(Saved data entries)
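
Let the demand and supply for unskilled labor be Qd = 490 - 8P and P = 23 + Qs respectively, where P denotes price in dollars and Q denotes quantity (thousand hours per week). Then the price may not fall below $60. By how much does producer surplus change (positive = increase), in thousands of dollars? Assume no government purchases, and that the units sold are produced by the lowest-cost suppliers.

-258

Rearranging supply gives Qs = P - 23. Setting quantity demanded equal to quantity supplied, 490 - 8P = P - 23, gives P* = 57 and Q* = 34.
Because the floor (60) lies above the market-clearing price, it is binding.
At P = 60: Qd = 490 - 8·60 = 10 and Qs = 60 - 23 = 37.
Producer surplus without the control is ½ · (57 - 23) · 34 = 578.
With the floor, 10 units are sold at 60. The supply price at Q = 10 is 33, so PS = ½ · [(60 - 23) + (60 - 33)] · 10 = 320.
Change in producer surplus = 320 - 578 = -258.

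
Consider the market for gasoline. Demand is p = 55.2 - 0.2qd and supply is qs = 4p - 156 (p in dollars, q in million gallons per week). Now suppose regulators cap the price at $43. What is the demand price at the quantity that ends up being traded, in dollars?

52

Rearranging demand gives qd = 276 - 5p. In a free market, 276 - 5p = 4p - 156 gives the equilibrium p* = 48, q* = 36.
Because the ceiling (43) lies below the market-clearing price, it is binding.
At p = 43: qd = 276 - 5·43 = 61 and qs = 4·43 - 156 = 16.
Only 16 units reach the market. On the demand curve, the marginal buyer's willingness to pay at q = 16 is (276 - 16)/5 = 52.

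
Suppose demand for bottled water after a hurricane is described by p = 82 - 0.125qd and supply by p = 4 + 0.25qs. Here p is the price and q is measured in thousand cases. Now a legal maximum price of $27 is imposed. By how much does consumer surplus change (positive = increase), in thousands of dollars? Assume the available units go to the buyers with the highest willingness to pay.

1827

Rearranging demand gives qd = 656 - 8p; rearranging supply gives qs = 4p - 16. Equilibrium: 656 - 8p = 4p - 16, so 672 = 12p and p* = 56, q* = 208.
Because the ceiling (27) lies below the market-clearing price, it is binding.
At p = 27: qd = 656 - 8·27 = 440 and qs = 4·27 - 16 = 92.
Consumer surplus without the control is ½ · (82 - 56) · 208 = 2704.
With the ceiling, 92 units are sold at 27 (assume they go to the highest-value buyers). The demand price at q = 92 is 70.5, so CS = ½ · [(82 - 27) + (70.5 - 27)] · 92 = 4531.
Change in consumer surplus = 4531 - 2704 = 1827.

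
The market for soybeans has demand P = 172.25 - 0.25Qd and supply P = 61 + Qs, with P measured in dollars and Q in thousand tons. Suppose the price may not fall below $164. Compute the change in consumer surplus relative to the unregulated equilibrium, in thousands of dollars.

Rearranging demand gives Qd = 689 - 4P; rearranging supply gives Qs = P - 61. Setting quantity demanded equal to quantity supplied, 689 - 4P = P - 61, gives P* = 150 and Q* = 89.
Since 164 > 150, the floor is binding.
At P = 164: Qd = 689 - 4·164 = 33 and Qs = 164 - 61 = 103.
Consumer surplus without the control is ½ · (172.25 - 150) · 89 = 990.125.
With the floor, consumers buy 33 units at 164, so CS = ½ · (172.25 - 164) · 33 = 136.125.
Change in consumer surplus = 136.125 - 990.125 = -854.

-854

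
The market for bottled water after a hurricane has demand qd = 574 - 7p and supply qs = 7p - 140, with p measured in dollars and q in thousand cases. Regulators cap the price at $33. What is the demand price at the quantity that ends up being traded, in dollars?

Setting quantity demanded equal to quantity supplied, 574 - 7p = 7p - 140, gives p* = 51 and q* = 217.
Because the ceiling (33) lies below the market-clearing price, it is binding.
At p = 33: qd = 574 - 7·33 = 343 and qs = 7·33 - 140 = 91.
Only 91 units reach the market. On the demand curve, the marginal buyer's willingness to pay at q = 91 is (574 - 91)/7 = 69.

69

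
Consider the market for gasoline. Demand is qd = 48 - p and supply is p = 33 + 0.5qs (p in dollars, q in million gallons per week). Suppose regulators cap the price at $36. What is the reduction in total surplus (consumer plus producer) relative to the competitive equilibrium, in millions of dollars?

12

Rearranging supply gives qs = 2p - 66. Without the control the market clears where 48 - p = 2p - 66, i.e. p* = 38 and q* = 10.
Since 36 < 38, the ceiling is binding.
At p = 36: qd = 48 - 36 = 12 and qs = 2·36 - 66 = 6.
Quantity traded falls to 6. At q = 6 the demand price is 48 - 6 = 42 and the supply price is (66 + 6)/2 = 36.
Deadweight loss = ½ · (42 - 36) · (10 - 6) = ½ · 6 · 4 = 12.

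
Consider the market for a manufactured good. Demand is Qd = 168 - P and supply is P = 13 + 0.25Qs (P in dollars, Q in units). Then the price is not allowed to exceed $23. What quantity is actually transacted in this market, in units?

Rearranging supply gives Qs = 4P - 52. Without the control the market clears where 168 - P = 4P - 52, i.e. P* = 44 and Q* = 124.
Because the ceiling (23) lies below the market-clearing price, it is binding.
At P = 23: Qd = 168 - 23 = 145 and Qs = 4·23 - 52 = 40.
The quantity actually transacted is the short side, supply: 40.

40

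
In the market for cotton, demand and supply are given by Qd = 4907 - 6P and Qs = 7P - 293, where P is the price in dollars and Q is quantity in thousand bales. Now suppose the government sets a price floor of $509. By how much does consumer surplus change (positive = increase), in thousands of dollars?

In a free market, 4907 - 6P = 7P - 293 gives the equilibrium P* = 400, Q* = 2507.
Because the floor (509) lies above the market-clearing price, it is binding.
At P = 509: Qd = 4907 - 6·509 = 1853 and Qs = 7·509 - 293 = 3270.
Consumer surplus without the control is ½ · (4907/6 - 400) · 2507 = 6285049/12.
With the floor, consumers buy 1853 units at 509, so CS = ½ · (4907/6 - 509) · 1853 = 3433609/12.
Change in consumer surplus = 3433609/12 - 6285049/12 = -237620.

-237620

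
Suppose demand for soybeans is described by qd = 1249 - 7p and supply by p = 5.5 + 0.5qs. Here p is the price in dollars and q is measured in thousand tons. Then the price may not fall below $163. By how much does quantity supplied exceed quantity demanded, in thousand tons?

Rearranging supply gives qs = 2p - 11. Equilibrium: 1249 - 7p = 2p - 11, so 1260 = 9p and p* = 140, q* = 269.
Because the floor (163) lies above the market-clearing price, it is binding.
At p = 163: qd = 1249 - 7·163 = 108 and qs = 2·163 - 11 = 315.
Surplus = qs - qd = 315 - 108 = 207.

207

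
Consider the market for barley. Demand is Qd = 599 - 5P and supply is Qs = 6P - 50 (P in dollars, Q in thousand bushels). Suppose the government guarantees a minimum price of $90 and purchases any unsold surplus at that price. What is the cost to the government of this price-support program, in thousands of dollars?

Setting quantity demanded equal to quantity supplied, 599 - 5P = 6P - 50, gives P* = 59 and Q* = 304.
Because the floor (90) lies above the market-clearing price, it is binding.
At P = 90: Qd = 599 - 5·90 = 149 and Qs = 6·90 - 50 = 490.
Surplus = Qs - Qd = 341.
Government expenditure = surplus × support price = 341 × 90 = 30690.

30690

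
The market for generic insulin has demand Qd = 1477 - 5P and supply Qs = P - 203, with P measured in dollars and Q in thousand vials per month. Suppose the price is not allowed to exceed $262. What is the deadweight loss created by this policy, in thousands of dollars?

Setting quantity demanded equal to quantity supplied, 1477 - 5P = P - 203, gives P* = 280 and Q* = 77.
The ceiling of 262 is below the equilibrium price 280, so it binds.
At P = 262: Qd = 1477 - 5·262 = 167 and Qs = 262 - 203 = 59.
Quantity traded falls to 59. At Q = 59 the demand price is (1477 - 59)/5 = 283.6 and the supply price is 203 + 59 = 262.
Deadweight loss = ½ · (283.6 - 262) · (77 - 59) = ½ · 21.6 · 18 = 194.4.

194.4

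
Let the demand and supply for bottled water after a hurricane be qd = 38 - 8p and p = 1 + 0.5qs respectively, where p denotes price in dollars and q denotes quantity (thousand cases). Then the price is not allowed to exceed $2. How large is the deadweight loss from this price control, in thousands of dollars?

5

Rearranging supply gives qs = 2p - 2. In a free market, 38 - 8p = 2p - 2 gives the equilibrium p* = 4, q* = 6.
The ceiling of 2 is below the equilibrium price 4, so it binds.
At p = 2: qd = 38 - 8·2 = 22 and qs = 2·2 - 2 = 2.
Quantity traded falls to 2. At q = 2 the demand price is (38 - 2)/8 = 4.5 and the supply price is (2 + 2)/2 = 2.
Deadweight loss = ½ · (4.5 - 2) · (6 - 2) = ½ · 2.5 · 4 = 5.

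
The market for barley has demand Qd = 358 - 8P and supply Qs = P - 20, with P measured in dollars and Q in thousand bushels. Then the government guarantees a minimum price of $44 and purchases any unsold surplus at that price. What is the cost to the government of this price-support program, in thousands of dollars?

Setting quantity demanded equal to quantity supplied, 358 - 8P = P - 20, gives P* = 42 and Q* = 22.
The floor of 44 is above the equilibrium price 42, so it binds.
At P = 44: Qd = 358 - 8·44 = 6 and Qs = 44 - 20 = 24.
Surplus = Qs - Qd = 18.
Government expenditure = surplus × support price = 18 × 44 = 792.

792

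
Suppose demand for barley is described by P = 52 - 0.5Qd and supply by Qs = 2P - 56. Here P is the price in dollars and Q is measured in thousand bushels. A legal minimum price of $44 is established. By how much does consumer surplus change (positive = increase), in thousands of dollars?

Rearranging demand gives Qd = 104 - 2P. Equilibrium: 104 - 2P = 2P - 56, so 160 = 4P and P* = 40, Q* = 24.
Because the floor (44) lies above the market-clearing price, it is binding.
At P = 44: Qd = 104 - 2·44 = 16 and Qs = 2·44 - 56 = 32.
Consumer surplus without the control is ½ · (52 - 40) · 24 = 144.
With the floor, consumers buy 16 units at 44, so CS = ½ · (52 - 44) · 16 = 64.
Change in consumer surplus = 64 - 144 = -80.

-80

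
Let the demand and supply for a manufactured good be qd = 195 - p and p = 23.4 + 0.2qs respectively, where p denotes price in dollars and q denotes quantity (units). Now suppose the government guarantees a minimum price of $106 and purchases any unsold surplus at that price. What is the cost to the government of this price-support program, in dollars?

34344

Rearranging supply gives qs = 5p - 117. In a free market, 195 - p = 5p - 117 gives the equilibrium p* = 52, q* = 143.
Since 106 > 52, the floor is binding.
At p = 106: qd = 195 - 106 = 89 and qs = 5·106 - 117 = 413.
Surplus = qs - qd = 324.
Government expenditure = surplus × support price = 324 × 106 = 34344.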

▶ WHAT IS REQUIRED:
Each line from the one that contains "Let the demand and supply for a" to the end of the data should be set down exactly, both ends included.

▶ PROBLEM SOLUTION:
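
Let the demand and supply for a manufactured good be qd = 195 - p and p = 23.4 + 0.2qs respectively, where p denotes price in dollars and q denotes quantity (units). Now suppose the government guarantees a minimum price of $106 and purchases any unsold surplus at that price. What is the cost to the government of this price-support program, in dollars?

34344

Rearranging supply gives qs = 5p - 117. In a free market, 195 - p = 5p - 117 gives the equilibrium p* = 52, q* = 143.
Since 106 > 52, the floor is binding.
At p = 106: qd = 195 - 106 = 89 and qs = 5·106 - 117 = 413.
Surplus = qs - qd = 324.
Government expenditure = surplus × support price = 324 × 106 = 34344.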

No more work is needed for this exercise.